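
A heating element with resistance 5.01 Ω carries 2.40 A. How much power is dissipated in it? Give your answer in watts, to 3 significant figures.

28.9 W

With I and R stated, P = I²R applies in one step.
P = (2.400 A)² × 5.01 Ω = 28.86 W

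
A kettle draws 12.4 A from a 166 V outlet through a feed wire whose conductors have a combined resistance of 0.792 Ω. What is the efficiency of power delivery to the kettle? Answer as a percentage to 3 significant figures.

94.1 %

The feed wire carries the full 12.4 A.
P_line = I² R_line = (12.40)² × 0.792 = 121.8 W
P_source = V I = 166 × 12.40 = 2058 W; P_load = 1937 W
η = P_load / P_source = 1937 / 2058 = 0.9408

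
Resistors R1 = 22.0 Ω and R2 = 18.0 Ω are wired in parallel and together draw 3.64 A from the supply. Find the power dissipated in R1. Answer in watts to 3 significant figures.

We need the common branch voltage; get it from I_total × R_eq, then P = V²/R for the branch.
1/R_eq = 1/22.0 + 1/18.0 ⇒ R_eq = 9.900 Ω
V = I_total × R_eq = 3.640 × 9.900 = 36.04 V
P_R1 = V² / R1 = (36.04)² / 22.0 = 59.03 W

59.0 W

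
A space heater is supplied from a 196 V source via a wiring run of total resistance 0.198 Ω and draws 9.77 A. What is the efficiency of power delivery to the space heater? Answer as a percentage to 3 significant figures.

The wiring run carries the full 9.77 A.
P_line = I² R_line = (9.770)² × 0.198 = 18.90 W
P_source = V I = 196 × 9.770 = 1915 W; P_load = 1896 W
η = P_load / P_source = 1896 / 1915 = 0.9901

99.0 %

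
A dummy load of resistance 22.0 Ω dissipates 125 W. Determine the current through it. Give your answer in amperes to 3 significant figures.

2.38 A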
====
> _TASK REQUIREMENTS_
Show the data once more, exactly as it was written.

> _WRITTEN REPLY_
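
A heating element with resistance 5.01 Ω carries 2.40 A. How much power is dissipated in it? Give your answer in watts, to 3 significant figures.

28.9 W

With I and R stated, P = I²R applies in one step.
P = (2.400 A)² × 5.01 Ω = 28.86 W

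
A kettle draws 12.4 A from a 166 V outlet through a feed wire whose conductors have a combined resistance of 0.792 Ω. What is the efficiency of power delivery to the kettle? Answer as a percentage to 3 significant figures.

94.1 %

The feed wire carries the full 12.4 A.
P_line = I² R_line = (12.40)² × 0.792 = 121.8 W
P_source = V I = 166 × 12.40 = 2058 W; P_load = 1937 W
η = P_load / P_source = 1937 / 2058 = 0.9408

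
Resistors R1 = 22.0 Ω and R2 = 18.0 Ω are wired in parallel and together draw 3.64 A from the supply. Find the power dissipated in R1. Answer in watts to 3 significant figures.

We need the common branch voltage; get it from I_total × R_eq, then P = V²/R for the branch.
1/R_eq = 1/22.0 + 1/18.0 ⇒ R_eq = 9.900 Ω
V = I_total × R_eq = 3.640 × 9.900 = 36.04 V
P_R1 = V² / R1 = (36.04)² / 22.0 = 59.03 W

59.0 W

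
A space heater is supplied from a 196 V source via a wiring run of total resistance 0.198 Ω and draws 9.77 A. What is the efficiency of power delivery to the space heater? Answer as a percentage to 3 significant figures.

The wiring run carries the full 9.77 A.
P_line = I² R_line = (9.770)² × 0.198 = 18.90 W
P_source = V I = 196 × 9.770 = 1915 W; P_load = 1896 W
η = P_load / P_source = 1896 / 1915 = 0.9901

99.0 %

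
A dummy load of resistance 22.0 Ω dissipates 125 W. Determine the current through it. Give your answer in amperes to 3 significant figures.

2.38 A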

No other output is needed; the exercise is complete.